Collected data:
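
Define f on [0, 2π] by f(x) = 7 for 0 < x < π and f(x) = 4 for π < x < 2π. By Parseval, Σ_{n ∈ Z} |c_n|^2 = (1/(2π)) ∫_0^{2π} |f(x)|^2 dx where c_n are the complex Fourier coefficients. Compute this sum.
Σ |c_n|^2 = 65/2

Parseval equates the L^2 energy of f (normalised by 1/(2π)) with the ℓ^2 sum of its Fourier coefficients: (1/(2π)) ∫_0^{2π} |f|^2 = Σ |c_n|^2.
Compute the left side: (1/(2π)) [∫_0^π 7^2 dx + ∫_π^{2π} 4^2 dx] = (1/(2π)) · (49π + 16π) = (49 + 16)/2 = 65/2.
So Σ_{n ∈ Z} |c_n|^2 = 65/2.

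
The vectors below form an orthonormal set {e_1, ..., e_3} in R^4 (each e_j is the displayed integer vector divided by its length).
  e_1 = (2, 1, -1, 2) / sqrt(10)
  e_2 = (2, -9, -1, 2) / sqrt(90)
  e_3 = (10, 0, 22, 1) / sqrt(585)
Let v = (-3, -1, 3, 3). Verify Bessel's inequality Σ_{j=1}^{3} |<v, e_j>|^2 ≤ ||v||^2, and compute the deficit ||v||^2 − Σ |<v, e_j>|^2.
Σ |<v, e_j>|^2 = 23/5; ||v||^2 = 28; deficit = 117/5

Write each e_j = u_j / sqrt(<u_j, u_j>) where u_j is the displayed integer vector. Then <v, e_j> = <v, u_j> / sqrt(<u_j, u_j>), so |<v, e_j>|^2 = <v, u_j>^2 / <u_j, u_j>.
Coefficients: <v, e_1> = -4/sqrt(10), <v, e_2> = 6/sqrt(90), <v, e_3> = 39/sqrt(585).
Square and sum: Σ |<v, e_j>|^2 = 23/5.
Compute ||v||^2 = v·v = 28.
Deficit = 28 − 23/5 = 117/5 ≥ 0, confirming Bessel's inequality. (The deficit equals ||v − Σ <v,e_j> e_j||^2, the squared distance from v to span{e_j}.)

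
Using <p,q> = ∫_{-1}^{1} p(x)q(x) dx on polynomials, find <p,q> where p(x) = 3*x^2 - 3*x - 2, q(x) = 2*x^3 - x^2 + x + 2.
<p,q> = -124/15

Expand the product: p(x)·q(x) = 6*x^5 - 9*x^4 + 2*x^3 + 5*x^2 - 8*x - 4.
∫_{-1}^{1} of each monomial x^k gives [2/(k+1) if k even, 0 if k odd]. Integrating term-by-term (or equivalently evaluating the antiderivative F(x) = x^6 - 9*x^5/5 + x^4/2 + 5*x^3/3 - 4*x^2 - 4*x at the endpoints):
  F(1) − F(−1) = -199/30 − (49/30) = -124/15.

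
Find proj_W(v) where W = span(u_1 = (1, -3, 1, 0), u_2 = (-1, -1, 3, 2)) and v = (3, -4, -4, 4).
proj_W(v) = (67/35, -113/35, -3/5, -44/35)

Set up U = [u_1 | ... | u_2] ∈ R^(4×2). The projector onto W = col(U) is P = U (U^T U)^(-1) U^T.
Compute U^T U =
  [11, 5]
  [5, 15],
and U^T v = (11, -3).
Solve U^T U · c = U^T v for the coefficients: c = (9/7, -22/35). The projection is proj_W(v) = U c.
Check: (v - proj_W(v)) · u_1 = 0  (should be 0).
Check: (v - proj_W(v)) · u_2 = 0  (should be 0).
Result: proj_W(v) = (67/35, -113/35, -3/5, -44/35).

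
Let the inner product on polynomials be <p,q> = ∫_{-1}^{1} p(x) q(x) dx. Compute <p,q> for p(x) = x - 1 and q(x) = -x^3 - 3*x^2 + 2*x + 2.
<p,q> = -16/15

Expand the product: p(x)·q(x) = -x^4 - 2*x^3 + 5*x^2 - 2.
∫_{-1}^{1} of each monomial x^k gives [2/(k+1) if k even, 0 if k odd]. Integrating term-by-term (or equivalently evaluating the antiderivative F(x) = -x^5/5 - x^4/2 + 5*x^3/3 - 2*x at the endpoints):
  F(1) − F(−1) = -31/30 − (1/30) = -16/15.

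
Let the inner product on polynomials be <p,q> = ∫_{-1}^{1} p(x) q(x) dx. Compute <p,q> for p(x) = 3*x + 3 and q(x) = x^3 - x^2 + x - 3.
<p,q> = -84/5

Expand the product: p(x)·q(x) = 3*x^4 - 6*x - 9.
∫_{-1}^{1} of each monomial x^k gives [2/(k+1) if k even, 0 if k odd]. Integrating term-by-term (or equivalently evaluating the antiderivative F(x) = 3*x^5/5 - 3*x^2 - 9*x at the endpoints):
  F(1) − F(−1) = -57/5 − (27/5) = -84/5.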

§ **Work to be completed**:
Up to and including the line with "e_3 = (10, 0, 22, 1) / sqrt(585)", output every line of the records above exactly, starting from the first; output nothing else.

§ **Exercise result**:
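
Define f on [0, 2π] by f(x) = 7 for 0 < x < π and f(x) = 4 for π < x < 2π. By Parseval, Σ_{n ∈ Z} |c_n|^2 = (1/(2π)) ∫_0^{2π} |f(x)|^2 dx where c_n are the complex Fourier coefficients. Compute this sum.
Σ |c_n|^2 = 65/2

Parseval equates the L^2 energy of f (normalised by 1/(2π)) with the ℓ^2 sum of its Fourier coefficients: (1/(2π)) ∫_0^{2π} |f|^2 = Σ |c_n|^2.
Compute the left side: (1/(2π)) [∫_0^π 7^2 dx + ∫_π^{2π} 4^2 dx] = (1/(2π)) · (49π + 16π) = (49 + 16)/2 = 65/2.
So Σ_{n ∈ Z} |c_n|^2 = 65/2.

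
The vectors below form an orthonormal set {e_1, ..., e_3} in R^4 (each e_j is the displayed integer vector divided by its length).
  e_1 = (2, 1, -1, 2) / sqrt(10)
  e_2 = (2, -9, -1, 2) / sqrt(90)
  e_3 = (10, 0, 22, 1) / sqrt(585)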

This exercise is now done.